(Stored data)
● ● ● ●

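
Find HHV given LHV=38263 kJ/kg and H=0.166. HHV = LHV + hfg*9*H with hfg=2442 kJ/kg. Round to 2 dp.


HHV = LHV + hfg * 9 * H
Water addition = 2442 * 9 * 0.166 = 3648.348 kJ/kg
HHV = 38263 + 3648.348 = 41911.35 kJ/kg


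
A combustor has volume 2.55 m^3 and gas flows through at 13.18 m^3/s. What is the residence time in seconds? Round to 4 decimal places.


tau = V / Q_flow
tau = 2.55 / 13.18 = 0.1935 s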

● ● ● ●

Goal of the exercise »
Reproduce, with both ends included, the lines from the one holding "A combustor has" to the end of the records above.

Response »
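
A combustor has volume 2.55 m^3 and gas flows through at 13.18 m^3/s. What is the residence time in seconds? Round to 4 decimal places.


tau = V / Q_flow
tau = 2.55 / 13.18 = 0.1935 s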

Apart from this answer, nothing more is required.